* [THE INPUT]
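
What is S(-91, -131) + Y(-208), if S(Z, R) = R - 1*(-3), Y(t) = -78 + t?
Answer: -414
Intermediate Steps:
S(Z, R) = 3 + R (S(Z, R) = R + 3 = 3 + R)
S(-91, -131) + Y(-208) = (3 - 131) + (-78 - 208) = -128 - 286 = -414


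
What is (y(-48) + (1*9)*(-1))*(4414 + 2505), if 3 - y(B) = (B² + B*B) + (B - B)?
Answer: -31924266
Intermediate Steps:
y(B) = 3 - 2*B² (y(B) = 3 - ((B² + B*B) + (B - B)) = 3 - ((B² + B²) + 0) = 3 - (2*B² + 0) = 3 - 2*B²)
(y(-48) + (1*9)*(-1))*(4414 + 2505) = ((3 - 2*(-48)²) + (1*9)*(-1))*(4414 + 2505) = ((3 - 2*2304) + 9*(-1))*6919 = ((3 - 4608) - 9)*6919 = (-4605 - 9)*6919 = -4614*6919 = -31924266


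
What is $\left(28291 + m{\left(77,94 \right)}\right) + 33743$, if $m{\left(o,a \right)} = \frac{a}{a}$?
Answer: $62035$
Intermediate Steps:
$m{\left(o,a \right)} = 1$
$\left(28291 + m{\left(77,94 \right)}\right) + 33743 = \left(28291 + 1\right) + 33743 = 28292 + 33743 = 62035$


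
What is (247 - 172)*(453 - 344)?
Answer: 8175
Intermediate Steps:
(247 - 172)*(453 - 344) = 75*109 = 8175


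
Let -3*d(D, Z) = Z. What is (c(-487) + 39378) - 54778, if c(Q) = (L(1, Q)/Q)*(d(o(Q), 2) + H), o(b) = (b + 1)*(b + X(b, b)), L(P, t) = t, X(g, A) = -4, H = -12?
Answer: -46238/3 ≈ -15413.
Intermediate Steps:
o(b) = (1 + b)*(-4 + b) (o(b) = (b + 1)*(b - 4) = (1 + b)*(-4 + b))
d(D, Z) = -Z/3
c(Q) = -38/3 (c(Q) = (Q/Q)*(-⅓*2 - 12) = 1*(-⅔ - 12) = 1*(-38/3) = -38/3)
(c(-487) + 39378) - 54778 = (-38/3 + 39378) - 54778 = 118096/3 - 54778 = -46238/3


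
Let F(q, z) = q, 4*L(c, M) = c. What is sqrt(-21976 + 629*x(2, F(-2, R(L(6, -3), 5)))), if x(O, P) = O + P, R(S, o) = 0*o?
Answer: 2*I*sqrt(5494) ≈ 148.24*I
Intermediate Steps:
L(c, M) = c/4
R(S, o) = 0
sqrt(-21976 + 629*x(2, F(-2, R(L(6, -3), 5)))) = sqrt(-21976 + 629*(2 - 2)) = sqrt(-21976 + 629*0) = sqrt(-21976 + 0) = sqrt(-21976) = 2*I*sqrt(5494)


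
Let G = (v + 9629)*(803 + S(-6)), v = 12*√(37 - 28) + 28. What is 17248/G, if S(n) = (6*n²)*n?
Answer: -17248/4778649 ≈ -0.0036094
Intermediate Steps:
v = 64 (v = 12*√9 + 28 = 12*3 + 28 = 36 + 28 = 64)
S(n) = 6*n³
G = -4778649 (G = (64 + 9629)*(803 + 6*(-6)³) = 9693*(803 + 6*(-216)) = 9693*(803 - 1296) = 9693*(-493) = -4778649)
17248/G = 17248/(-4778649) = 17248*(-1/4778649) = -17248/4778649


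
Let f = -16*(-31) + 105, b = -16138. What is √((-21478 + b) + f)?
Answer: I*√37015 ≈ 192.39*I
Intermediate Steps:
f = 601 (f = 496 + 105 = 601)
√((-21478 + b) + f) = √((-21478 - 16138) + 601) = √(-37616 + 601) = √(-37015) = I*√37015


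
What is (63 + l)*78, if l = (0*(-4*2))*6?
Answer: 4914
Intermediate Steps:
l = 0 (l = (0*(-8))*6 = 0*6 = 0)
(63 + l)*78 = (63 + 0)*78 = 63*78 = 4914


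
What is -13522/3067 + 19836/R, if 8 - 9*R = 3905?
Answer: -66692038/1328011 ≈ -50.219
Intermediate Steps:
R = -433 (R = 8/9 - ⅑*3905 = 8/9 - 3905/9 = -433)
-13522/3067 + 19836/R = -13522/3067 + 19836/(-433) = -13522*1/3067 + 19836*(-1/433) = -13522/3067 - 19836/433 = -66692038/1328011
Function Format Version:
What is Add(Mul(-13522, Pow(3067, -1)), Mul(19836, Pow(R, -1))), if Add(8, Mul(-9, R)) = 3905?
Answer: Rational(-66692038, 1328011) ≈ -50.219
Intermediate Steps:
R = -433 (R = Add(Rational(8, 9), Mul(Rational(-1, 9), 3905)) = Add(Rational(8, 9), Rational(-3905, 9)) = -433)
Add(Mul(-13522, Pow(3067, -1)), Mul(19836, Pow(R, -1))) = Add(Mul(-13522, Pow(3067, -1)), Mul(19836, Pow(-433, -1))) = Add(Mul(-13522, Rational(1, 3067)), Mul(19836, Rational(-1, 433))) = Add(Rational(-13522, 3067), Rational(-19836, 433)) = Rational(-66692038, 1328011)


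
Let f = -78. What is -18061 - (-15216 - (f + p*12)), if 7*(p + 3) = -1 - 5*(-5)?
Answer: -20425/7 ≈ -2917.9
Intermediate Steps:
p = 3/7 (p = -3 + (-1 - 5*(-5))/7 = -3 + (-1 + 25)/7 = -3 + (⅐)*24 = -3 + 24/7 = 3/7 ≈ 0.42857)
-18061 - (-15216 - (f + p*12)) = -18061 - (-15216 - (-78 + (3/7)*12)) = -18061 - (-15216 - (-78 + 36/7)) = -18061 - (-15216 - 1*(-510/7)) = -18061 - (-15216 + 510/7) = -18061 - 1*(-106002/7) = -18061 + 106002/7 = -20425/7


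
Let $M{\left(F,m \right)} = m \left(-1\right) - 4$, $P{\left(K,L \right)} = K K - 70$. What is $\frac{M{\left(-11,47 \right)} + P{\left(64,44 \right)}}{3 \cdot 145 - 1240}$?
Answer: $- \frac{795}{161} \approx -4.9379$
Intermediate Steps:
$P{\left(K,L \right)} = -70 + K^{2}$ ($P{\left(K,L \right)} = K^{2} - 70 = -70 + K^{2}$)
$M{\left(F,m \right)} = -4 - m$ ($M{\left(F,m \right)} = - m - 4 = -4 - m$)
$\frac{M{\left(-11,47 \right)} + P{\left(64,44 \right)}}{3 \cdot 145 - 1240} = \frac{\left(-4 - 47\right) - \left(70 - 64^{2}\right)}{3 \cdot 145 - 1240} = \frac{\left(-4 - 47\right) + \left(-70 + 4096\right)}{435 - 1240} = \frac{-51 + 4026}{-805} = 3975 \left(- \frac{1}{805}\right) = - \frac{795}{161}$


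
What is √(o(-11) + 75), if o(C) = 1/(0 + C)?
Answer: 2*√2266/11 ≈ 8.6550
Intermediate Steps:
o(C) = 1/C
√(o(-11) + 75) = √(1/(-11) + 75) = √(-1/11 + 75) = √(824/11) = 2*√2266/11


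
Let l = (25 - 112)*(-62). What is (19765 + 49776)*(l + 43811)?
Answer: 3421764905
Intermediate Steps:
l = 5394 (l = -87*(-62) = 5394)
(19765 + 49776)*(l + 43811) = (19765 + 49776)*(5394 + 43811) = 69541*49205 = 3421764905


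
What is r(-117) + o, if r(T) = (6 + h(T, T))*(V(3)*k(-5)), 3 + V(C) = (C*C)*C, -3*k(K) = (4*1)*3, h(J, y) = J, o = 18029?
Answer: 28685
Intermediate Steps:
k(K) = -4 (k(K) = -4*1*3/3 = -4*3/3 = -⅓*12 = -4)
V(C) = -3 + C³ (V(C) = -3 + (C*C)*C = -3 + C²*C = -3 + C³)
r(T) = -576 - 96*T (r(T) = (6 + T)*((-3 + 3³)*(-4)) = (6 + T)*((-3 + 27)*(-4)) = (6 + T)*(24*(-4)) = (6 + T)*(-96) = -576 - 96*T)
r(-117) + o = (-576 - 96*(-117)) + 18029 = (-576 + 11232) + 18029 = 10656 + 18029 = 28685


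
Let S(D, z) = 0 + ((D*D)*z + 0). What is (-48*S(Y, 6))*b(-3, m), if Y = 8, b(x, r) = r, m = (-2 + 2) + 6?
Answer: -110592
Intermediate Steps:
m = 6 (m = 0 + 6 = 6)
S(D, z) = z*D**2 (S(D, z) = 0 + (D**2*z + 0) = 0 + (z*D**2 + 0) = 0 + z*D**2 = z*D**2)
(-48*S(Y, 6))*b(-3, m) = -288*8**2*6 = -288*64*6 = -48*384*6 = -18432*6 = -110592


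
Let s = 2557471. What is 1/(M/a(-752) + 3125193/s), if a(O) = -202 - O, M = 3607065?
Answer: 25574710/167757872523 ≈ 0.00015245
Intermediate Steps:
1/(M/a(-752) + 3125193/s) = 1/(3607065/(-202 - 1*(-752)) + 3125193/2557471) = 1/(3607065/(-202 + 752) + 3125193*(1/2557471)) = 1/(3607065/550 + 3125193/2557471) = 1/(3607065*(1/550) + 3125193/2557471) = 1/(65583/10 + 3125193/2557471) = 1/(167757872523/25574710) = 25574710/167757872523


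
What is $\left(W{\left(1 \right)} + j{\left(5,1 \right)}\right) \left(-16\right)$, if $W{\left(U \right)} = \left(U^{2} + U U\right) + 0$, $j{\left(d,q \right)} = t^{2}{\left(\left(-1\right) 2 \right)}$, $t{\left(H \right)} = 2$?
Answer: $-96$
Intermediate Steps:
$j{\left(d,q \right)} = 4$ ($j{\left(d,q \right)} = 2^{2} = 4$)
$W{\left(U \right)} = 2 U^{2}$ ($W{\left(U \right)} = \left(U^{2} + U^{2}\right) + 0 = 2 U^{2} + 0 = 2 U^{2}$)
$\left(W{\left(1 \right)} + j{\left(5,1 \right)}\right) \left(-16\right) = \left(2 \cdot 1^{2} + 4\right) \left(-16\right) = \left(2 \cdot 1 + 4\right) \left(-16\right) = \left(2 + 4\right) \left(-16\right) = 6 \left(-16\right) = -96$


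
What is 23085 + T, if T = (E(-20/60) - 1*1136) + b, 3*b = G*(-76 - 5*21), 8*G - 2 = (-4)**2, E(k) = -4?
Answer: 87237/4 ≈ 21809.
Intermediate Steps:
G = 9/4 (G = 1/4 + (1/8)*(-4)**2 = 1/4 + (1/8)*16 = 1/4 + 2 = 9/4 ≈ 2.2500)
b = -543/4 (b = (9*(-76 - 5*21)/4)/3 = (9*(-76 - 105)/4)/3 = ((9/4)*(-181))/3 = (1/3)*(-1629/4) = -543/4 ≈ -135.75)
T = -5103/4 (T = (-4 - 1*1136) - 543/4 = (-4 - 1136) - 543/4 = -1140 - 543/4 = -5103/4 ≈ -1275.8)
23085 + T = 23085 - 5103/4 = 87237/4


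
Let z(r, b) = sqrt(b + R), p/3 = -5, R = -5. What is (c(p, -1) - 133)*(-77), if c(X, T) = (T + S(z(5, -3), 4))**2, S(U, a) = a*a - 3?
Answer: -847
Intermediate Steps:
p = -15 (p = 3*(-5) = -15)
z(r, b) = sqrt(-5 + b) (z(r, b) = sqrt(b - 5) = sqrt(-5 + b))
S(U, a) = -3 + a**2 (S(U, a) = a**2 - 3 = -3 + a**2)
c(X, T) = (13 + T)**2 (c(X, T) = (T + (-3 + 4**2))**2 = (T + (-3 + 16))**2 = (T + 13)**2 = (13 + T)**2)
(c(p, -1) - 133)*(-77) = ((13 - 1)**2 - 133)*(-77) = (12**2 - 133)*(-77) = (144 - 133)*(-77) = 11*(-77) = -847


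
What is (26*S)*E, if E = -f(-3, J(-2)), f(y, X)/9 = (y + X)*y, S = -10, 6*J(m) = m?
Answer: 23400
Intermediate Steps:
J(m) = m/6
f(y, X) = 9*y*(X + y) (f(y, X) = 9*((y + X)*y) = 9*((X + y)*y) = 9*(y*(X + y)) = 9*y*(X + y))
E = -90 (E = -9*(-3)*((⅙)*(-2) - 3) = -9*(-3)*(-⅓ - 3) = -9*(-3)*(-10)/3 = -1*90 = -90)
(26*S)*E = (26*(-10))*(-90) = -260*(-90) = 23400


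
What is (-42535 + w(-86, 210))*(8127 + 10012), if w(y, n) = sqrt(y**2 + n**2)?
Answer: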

* [ACTIVITY] Return the lines above precisely as they appear, beginning at the first line and ending at the line with "Answer: -31924266", and nothing after it.

* [ANSWER BELOW]
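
What is S(-91, -131) + Y(-208), if S(Z, R) = R - 1*(-3), Y(t) = -78 + t?
Answer: -414
Intermediate Steps:
S(Z, R) = 3 + R (S(Z, R) = R + 3 = 3 + R)
S(-91, -131) + Y(-208) = (3 - 131) + (-78 - 208) = -128 - 286 = -414


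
What is (y(-48) + (1*9)*(-1))*(4414 + 2505), if 3 - y(B) = (B² + B*B) + (B - B)?
Answer: -31924266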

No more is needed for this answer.